> EXERCISE DIRECTIONS: Every line of the data below should be printed exactly. Nothing may be dropped.

*** Opening DATA TO PROCESS ***

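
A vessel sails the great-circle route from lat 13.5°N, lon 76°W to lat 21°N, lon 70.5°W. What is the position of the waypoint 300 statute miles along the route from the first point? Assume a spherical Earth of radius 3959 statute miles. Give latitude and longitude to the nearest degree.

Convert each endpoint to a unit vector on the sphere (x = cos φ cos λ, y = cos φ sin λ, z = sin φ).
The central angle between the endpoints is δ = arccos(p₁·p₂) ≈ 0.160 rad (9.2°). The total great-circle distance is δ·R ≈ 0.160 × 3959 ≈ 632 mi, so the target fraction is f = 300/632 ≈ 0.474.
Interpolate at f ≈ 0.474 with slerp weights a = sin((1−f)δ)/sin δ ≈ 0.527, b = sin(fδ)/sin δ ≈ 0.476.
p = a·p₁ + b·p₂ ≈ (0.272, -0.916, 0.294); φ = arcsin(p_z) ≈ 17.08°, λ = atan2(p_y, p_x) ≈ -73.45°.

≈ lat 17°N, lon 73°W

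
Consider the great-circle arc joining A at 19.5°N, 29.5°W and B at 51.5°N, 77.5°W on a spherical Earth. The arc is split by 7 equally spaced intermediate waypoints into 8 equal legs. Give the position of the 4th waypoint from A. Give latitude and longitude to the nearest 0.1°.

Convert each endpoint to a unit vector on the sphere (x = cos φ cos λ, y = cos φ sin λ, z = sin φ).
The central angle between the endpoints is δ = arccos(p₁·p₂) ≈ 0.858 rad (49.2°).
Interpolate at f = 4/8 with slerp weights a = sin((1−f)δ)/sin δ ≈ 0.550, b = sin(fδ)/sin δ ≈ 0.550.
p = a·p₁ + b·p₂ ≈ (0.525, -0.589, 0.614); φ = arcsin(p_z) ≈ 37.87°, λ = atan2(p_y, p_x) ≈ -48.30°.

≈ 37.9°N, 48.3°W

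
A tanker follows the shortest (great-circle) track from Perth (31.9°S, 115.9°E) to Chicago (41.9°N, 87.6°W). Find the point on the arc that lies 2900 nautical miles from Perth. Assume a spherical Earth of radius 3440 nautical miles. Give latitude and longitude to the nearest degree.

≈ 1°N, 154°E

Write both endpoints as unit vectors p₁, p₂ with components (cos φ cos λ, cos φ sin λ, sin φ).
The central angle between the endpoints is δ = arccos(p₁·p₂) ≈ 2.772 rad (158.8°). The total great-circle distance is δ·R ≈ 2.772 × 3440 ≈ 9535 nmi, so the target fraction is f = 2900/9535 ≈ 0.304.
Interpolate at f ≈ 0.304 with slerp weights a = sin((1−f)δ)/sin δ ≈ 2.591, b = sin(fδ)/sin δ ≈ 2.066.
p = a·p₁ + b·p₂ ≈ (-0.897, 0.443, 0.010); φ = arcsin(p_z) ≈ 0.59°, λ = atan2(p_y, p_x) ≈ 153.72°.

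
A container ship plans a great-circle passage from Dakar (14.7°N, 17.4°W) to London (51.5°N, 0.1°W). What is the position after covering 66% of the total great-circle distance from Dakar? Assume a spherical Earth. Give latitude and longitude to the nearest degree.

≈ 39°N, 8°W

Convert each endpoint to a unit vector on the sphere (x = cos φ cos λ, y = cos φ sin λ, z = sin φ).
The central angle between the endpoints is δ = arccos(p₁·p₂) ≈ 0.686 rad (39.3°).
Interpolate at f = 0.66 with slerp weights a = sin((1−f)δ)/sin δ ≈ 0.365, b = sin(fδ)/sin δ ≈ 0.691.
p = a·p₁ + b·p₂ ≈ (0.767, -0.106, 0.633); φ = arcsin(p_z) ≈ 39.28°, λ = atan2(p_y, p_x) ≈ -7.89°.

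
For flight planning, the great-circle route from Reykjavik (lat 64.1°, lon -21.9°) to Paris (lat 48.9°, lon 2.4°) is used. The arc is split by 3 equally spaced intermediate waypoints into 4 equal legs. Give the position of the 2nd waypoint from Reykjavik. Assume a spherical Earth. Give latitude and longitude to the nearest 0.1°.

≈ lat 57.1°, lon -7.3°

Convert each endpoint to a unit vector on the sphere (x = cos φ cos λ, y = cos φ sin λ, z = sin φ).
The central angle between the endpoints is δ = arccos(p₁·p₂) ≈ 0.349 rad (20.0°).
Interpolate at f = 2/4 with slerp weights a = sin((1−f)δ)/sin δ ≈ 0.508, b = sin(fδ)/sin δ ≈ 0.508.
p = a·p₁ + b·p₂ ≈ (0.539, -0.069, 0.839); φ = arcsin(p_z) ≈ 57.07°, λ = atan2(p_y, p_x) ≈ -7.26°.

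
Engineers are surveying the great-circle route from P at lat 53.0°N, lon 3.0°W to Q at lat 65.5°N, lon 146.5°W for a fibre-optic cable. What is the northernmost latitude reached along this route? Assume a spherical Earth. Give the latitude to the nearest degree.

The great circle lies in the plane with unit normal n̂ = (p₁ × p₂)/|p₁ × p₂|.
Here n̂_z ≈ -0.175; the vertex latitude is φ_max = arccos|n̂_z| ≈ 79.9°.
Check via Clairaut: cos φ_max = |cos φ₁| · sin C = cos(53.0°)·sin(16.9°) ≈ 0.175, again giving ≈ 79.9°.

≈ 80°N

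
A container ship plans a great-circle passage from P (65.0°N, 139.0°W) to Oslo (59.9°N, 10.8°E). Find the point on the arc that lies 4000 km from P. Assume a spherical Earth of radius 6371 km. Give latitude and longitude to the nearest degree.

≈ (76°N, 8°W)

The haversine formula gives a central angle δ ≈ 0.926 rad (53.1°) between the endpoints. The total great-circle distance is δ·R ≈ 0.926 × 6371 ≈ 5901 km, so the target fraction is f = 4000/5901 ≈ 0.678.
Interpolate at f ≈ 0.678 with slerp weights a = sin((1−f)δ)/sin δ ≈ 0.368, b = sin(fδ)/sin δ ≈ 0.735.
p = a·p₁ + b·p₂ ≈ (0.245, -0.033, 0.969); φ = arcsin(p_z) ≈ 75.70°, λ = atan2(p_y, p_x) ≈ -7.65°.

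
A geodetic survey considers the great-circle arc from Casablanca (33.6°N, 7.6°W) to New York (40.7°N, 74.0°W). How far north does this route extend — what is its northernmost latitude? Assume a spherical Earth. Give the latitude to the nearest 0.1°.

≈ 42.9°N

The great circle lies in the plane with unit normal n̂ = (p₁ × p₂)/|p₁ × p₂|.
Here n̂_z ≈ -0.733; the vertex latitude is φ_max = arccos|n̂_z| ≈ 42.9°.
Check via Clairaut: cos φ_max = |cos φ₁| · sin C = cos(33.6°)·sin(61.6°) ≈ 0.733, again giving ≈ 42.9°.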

*** Closing DATA TO PROCESS ***

> RESPONSE AREA:
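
A vessel sails the great-circle route from lat 13.5°N, lon 76°W to lat 21°N, lon 70.5°W. What is the position of the waypoint 300 statute miles along the route from the first point? Assume a spherical Earth of radius 3959 statute miles. Give latitude and longitude to the nearest degree.

Convert each endpoint to a unit vector on the sphere (x = cos φ cos λ, y = cos φ sin λ, z = sin φ).
The central angle between the endpoints is δ = arccos(p₁·p₂) ≈ 0.160 rad (9.2°). The total great-circle distance is δ·R ≈ 0.160 × 3959 ≈ 632 mi, so the target fraction is f = 300/632 ≈ 0.474.
Interpolate at f ≈ 0.474 with slerp weights a = sin((1−f)δ)/sin δ ≈ 0.527, b = sin(fδ)/sin δ ≈ 0.476.
p = a·p₁ + b·p₂ ≈ (0.272, -0.916, 0.294); φ = arcsin(p_z) ≈ 17.08°, λ = atan2(p_y, p_x) ≈ -73.45°.

≈ lat 17°N, lon 73°W

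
Consider the great-circle arc joining A at 19.5°N, 29.5°W and B at 51.5°N, 77.5°W on a spherical Earth. The arc is split by 7 equally spaced intermediate waypoints into 8 equal legs. Give the position of the 4th waypoint from A. Give latitude and longitude to the nearest 0.1°.

Convert each endpoint to a unit vector on the sphere (x = cos φ cos λ, y = cos φ sin λ, z = sin φ).
The central angle between the endpoints is δ = arccos(p₁·p₂) ≈ 0.858 rad (49.2°).
Interpolate at f = 4/8 with slerp weights a = sin((1−f)δ)/sin δ ≈ 0.550, b = sin(fδ)/sin δ ≈ 0.550.
p = a·p₁ + b·p₂ ≈ (0.525, -0.589, 0.614); φ = arcsin(p_z) ≈ 37.87°, λ = atan2(p_y, p_x) ≈ -48.30°.

≈ 37.9°N, 48.3°W

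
A tanker follows the shortest (great-circle) track from Perth (31.9°S, 115.9°E) to Chicago (41.9°N, 87.6°W). Find the point on the arc that lies 2900 nautical miles from Perth. Assume a spherical Earth of radius 3440 nautical miles. Give latitude and longitude to the nearest degree.

≈ 1°N, 154°E

Write both endpoints as unit vectors p₁, p₂ with components (cos φ cos λ, cos φ sin λ, sin φ).
The central angle between the endpoints is δ = arccos(p₁·p₂) ≈ 2.772 rad (158.8°). The total great-circle distance is δ·R ≈ 2.772 × 3440 ≈ 9535 nmi, so the target fraction is f = 2900/9535 ≈ 0.304.
Interpolate at f ≈ 0.304 with slerp weights a = sin((1−f)δ)/sin δ ≈ 2.591, b = sin(fδ)/sin δ ≈ 2.066.
p = a·p₁ + b·p₂ ≈ (-0.897, 0.443, 0.010); φ = arcsin(p_z) ≈ 0.59°, λ = atan2(p_y, p_x) ≈ 153.72°.

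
A container ship plans a great-circle passage from Dakar (14.7°N, 17.4°W) to London (51.5°N, 0.1°W). What is the position after covering 66% of the total great-circle distance from Dakar? Assume a spherical Earth. Give latitude and longitude to the nearest degree.

≈ 39°N, 8°W

Convert each endpoint to a unit vector on the sphere (x = cos φ cos λ, y = cos φ sin λ, z = sin φ).
The central angle between the endpoints is δ = arccos(p₁·p₂) ≈ 0.686 rad (39.3°).
Interpolate at f = 0.66 with slerp weights a = sin((1−f)δ)/sin δ ≈ 0.365, b = sin(fδ)/sin δ ≈ 0.691.
p = a·p₁ + b·p₂ ≈ (0.767, -0.106, 0.633); φ = arcsin(p_z) ≈ 39.28°, λ = atan2(p_y, p_x) ≈ -7.89°.

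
For flight planning, the great-circle route from Reykjavik (lat 64.1°, lon -21.9°) to Paris (lat 48.9°, lon 2.4°) is used. The arc is split by 3 equally spaced intermediate waypoints into 4 equal legs. Give the position of the 2nd waypoint from Reykjavik. Assume a spherical Earth. Give latitude and longitude to the nearest 0.1°.

≈ lat 57.1°, lon -7.3°

Convert each endpoint to a unit vector on the sphere (x = cos φ cos λ, y = cos φ sin λ, z = sin φ).
The central angle between the endpoints is δ = arccos(p₁·p₂) ≈ 0.349 rad (20.0°).
Interpolate at f = 2/4 with slerp weights a = sin((1−f)δ)/sin δ ≈ 0.508, b = sin(fδ)/sin δ ≈ 0.508.
p = a·p₁ + b·p₂ ≈ (0.539, -0.069, 0.839); φ = arcsin(p_z) ≈ 57.07°, λ = atan2(p_y, p_x) ≈ -7.26°.

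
Engineers are surveying the great-circle route from P at lat 53.0°N, lon 3.0°W to Q at lat 65.5°N, lon 146.5°W for a fibre-optic cable. What is the northernmost latitude reached along this route? Assume a spherical Earth. Give the latitude to the nearest degree.

The great circle lies in the plane with unit normal n̂ = (p₁ × p₂)/|p₁ × p₂|.
Here n̂_z ≈ -0.175; the vertex latitude is φ_max = arccos|n̂_z| ≈ 79.9°.
Check via Clairaut: cos φ_max = |cos φ₁| · sin C = cos(53.0°)·sin(16.9°) ≈ 0.175, again giving ≈ 79.9°.

≈ 80°N

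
A container ship plans a great-circle passage from P (65.0°N, 139.0°W) to Oslo (59.9°N, 10.8°E). Find the point on the arc that lies 4000 km from P. Assume a spherical Earth of radius 6371 km. Give latitude and longitude to the nearest degree.

≈ (76°N, 8°W)

The haversine formula gives a central angle δ ≈ 0.926 rad (53.1°) between the endpoints. The total great-circle distance is δ·R ≈ 0.926 × 6371 ≈ 5901 km, so the target fraction is f = 4000/5901 ≈ 0.678.
Interpolate at f ≈ 0.678 with slerp weights a = sin((1−f)δ)/sin δ ≈ 0.368, b = sin(fδ)/sin δ ≈ 0.735.
p = a·p₁ + b·p₂ ≈ (0.245, -0.033, 0.969); φ = arcsin(p_z) ≈ 75.70°, λ = atan2(p_y, p_x) ≈ -7.65°.

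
A geodetic survey considers the great-circle arc from Casablanca (33.6°N, 7.6°W) to New York (40.7°N, 74.0°W). How far north does this route extend — what is its northernmost latitude? Assume a spherical Earth. Give the latitude to the nearest 0.1°.

≈ 42.9°N

The great circle lies in the plane with unit normal n̂ = (p₁ × p₂)/|p₁ × p₂|.
Here n̂_z ≈ -0.733; the vertex latitude is φ_max = arccos|n̂_z| ≈ 42.9°.
Check via Clairaut: cos φ_max = |cos φ₁| · sin C = cos(33.6°)·sin(61.6°) ≈ 0.733, again giving ≈ 42.9°.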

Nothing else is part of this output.